Dataset entries:
*** Begin section ***
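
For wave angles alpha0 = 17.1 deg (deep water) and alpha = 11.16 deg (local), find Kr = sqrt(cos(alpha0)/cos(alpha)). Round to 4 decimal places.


Kr = sqrt(cos(alpha0) / cos(alpha))
cos(17.1) = 0.955793
cos(11.16) = 0.981091
Kr = sqrt(0.955793 / 0.981091)
Kr = sqrt(0.974215)
Kr = 0.9870

0.9870


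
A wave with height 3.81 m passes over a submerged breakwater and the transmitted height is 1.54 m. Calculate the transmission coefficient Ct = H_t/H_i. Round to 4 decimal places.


Ct = H_t / H_i
Ct = 1.54 / 3.81
Ct = 0.4042

0.4042


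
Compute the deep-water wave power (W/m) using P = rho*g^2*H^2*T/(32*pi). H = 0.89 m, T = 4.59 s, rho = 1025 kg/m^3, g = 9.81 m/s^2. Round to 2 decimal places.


P = rho * g^2 * H^2 * T / (32 * pi)
P = 1025 * 9.81^2 * 0.89^2 * 4.59 / (32 * pi)
P = 1025 * 96.2361 * 0.7921 * 4.59 / 100.53096
P = 3567.42 W/m

3567.42


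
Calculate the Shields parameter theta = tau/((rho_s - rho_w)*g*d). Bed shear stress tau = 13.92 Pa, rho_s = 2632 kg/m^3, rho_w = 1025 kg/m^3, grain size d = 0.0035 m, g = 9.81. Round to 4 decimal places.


theta = tau / ((rho_s - rho_w) * g * d)
rho_s - rho_w = 2632 - 1025 = 1607
Denominator = 1607 * 9.81 * 0.0035 = 55.176345
theta = 13.92 / 55.176345
theta = 0.2523

0.2523


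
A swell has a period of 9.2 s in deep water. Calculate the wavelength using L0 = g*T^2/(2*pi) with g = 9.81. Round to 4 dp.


L0 = g * T^2 / (2 * pi)
L0 = 9.81 * 9.2^2 / (2 * pi)
L0 = 9.81 * 84.6400 / 6.28319
L0 = 830.3184 / 6.28319
L0 = 132.1493 m

132.1493


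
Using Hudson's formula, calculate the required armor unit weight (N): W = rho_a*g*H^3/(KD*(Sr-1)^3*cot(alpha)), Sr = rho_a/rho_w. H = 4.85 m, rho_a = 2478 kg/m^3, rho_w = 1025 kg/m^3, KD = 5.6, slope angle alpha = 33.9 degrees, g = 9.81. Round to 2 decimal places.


Sr = rho_a / rho_w = 2478 / 1025 = 2.417561
(Sr - 1) = 1.417561
(Sr - 1)^3 = 2.848559
cot(33.9) = 1 / tan(33.9) = 1 / 0.671972 = 1.488157
Numerator = 2478 * 9.81 * 4.85^3 = 2773291.5298
Denominator = 5.6 * 2.848559 * 1.488157 = 23.738978
W = 2773291.5298 / 23.738978
W = 116824.38 N

116824.38


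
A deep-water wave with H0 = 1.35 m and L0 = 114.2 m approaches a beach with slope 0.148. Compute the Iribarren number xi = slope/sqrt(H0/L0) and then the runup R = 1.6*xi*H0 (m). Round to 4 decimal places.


xi = slope / sqrt(H0/L0)
H0/L0 = 1.35/114.2 = 0.011821
sqrt(0.011821) = 0.108726
xi = 0.148 / 0.108726 = 1.361219
R = 1.6 * xi * H0 = 1.6 * 1.361219 * 1.35
R = 2.9402 m

2.9402


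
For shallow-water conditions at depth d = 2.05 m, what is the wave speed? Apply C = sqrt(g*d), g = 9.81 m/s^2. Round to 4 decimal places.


Using the shallow-water approximation:
C = sqrt(g * d) = sqrt(9.81 * 2.05)
C = sqrt(20.1105)
C = 4.4845 m/s

4.4845


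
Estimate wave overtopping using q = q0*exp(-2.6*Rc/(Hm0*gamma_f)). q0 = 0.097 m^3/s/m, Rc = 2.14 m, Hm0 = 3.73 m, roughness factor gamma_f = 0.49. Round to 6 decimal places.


q = q0 * exp(-2.6 * Rc / (Hm0 * gamma_f))
Exponent = -2.6 * 2.14 / (3.73 * 0.49)
= -2.6 * 2.14 / 1.8277
= -3.044263
exp(-3.044263) = 0.047631
q = 0.097 * 0.047631
q = 0.004620 m^3/s/m

0.004620


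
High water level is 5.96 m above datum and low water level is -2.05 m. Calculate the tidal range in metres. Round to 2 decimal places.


Tidal range = High water - Low water
Tidal range = 5.96 - (-2.05)
Tidal range = 8.01 m

8.01


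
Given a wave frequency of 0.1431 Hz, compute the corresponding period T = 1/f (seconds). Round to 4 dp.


T = 1 / f
T = 1 / 0.1431
T = 6.9881 s

6.9881


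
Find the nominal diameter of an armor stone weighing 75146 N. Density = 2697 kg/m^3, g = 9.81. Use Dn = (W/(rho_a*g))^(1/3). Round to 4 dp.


V = W / (rho_a * g)
V = 75146 / (2697 * 9.81)
V = 75146 / 26457.57
V = 2.840246 m^3
Dn = V^(1/3) = 2.840246^(1/3)
Dn = 1.4162 m

1.4162


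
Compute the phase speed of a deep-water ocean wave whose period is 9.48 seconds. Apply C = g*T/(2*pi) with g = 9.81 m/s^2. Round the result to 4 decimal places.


We use the deep-water celerity formula:
C = g * T / (2 * pi)
C = 9.81 * 9.48 / (2 * 3.14159...)
C = 92.998800 / 6.283185
C = 14.8012 m/s

14.8012


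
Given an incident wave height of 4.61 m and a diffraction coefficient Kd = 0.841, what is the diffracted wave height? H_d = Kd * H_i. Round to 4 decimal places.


H_d = Kd * H_i
H_d = 0.841 * 4.61
H_d = 3.8770 m

3.8770


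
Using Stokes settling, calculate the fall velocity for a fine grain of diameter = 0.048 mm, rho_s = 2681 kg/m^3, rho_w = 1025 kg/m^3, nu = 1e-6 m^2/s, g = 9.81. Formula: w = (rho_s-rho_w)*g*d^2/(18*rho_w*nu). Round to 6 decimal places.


w = (rho_s - rho_w) * g * d^2 / (18 * rho_w * nu)
d = 0.048 mm = 0.000048 m
rho_s - rho_w = 2681 - 1025 = 1656
Numerator = 1656 * 9.81 * (0.000048)^2 = 0.000037429309
Denominator = 18 * 1025 * 1e-6 = 0.018450
w = 0.002029 m/s

0.002029


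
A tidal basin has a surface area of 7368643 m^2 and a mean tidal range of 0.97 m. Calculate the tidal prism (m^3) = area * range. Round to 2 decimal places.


Tidal prism = Area * Tidal range
P = 7368643 * 0.97
P = 7147583.71 m^3

7147583.71


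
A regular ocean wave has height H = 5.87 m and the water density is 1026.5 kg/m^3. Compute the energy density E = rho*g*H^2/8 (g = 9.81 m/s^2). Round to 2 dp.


E = (1/8) * rho * g * H^2
E = (1/8) * 1026.5 * 9.81 * 5.87^2
E = 0.125 * 1026.5 * 9.81 * 34.4569
E = 43372.47 J/m^2

43372.47


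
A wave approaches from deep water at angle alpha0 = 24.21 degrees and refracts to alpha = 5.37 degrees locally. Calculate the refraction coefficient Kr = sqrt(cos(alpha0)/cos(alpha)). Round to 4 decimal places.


Kr = sqrt(cos(alpha0) / cos(alpha))
cos(24.21) = 0.912049
cos(5.37) = 0.995611
Kr = sqrt(0.912049 / 0.995611)
Kr = sqrt(0.916069)
Kr = 0.9571

0.9571


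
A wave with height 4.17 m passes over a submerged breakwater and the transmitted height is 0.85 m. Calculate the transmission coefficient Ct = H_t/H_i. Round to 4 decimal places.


Ct = H_t / H_i
Ct = 0.85 / 4.17
Ct = 0.2038

0.2038


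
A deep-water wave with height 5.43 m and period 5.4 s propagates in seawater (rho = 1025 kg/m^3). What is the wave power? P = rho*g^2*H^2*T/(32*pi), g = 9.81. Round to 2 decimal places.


P = rho * g^2 * H^2 * T / (32 * pi)
P = 1025 * 9.81^2 * 5.43^2 * 5.4 / (32 * pi)
P = 1025 * 96.2361 * 29.4849 * 5.4 / 100.53096
P = 156226.77 W/m

156226.77


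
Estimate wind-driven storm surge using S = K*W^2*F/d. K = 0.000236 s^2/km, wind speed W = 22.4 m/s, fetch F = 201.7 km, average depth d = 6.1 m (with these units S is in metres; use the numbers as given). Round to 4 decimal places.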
*** End section ***
Work instructions >> Write out, word for word, the lines from the one containing "A wave with height 4.17" through the end of the records, with no other lines.

Written solution >>
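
A wave with height 4.17 m passes over a submerged breakwater and the transmitted height is 0.85 m. Calculate the transmission coefficient Ct = H_t/H_i. Round to 4 decimal places.


Ct = H_t / H_i
Ct = 0.85 / 4.17
Ct = 0.2038

0.2038


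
A deep-water wave with height 5.43 m and period 5.4 s propagates in seawater (rho = 1025 kg/m^3). What is the wave power? P = rho*g^2*H^2*T/(32*pi), g = 9.81. Round to 2 decimal places.


P = rho * g^2 * H^2 * T / (32 * pi)
P = 1025 * 9.81^2 * 5.43^2 * 5.4 / (32 * pi)
P = 1025 * 96.2361 * 29.4849 * 5.4 / 100.53096
P = 156226.77 W/m

156226.77


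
Estimate wind-driven storm surge using S = K*W^2*F/d. K = 0.000236 s^2/km, wind speed W = 22.4 m/s, fetch F = 201.7 km, average depth d = 6.1 m (with these units S is in metres; use the numbers as given). Round to 4 decimal places.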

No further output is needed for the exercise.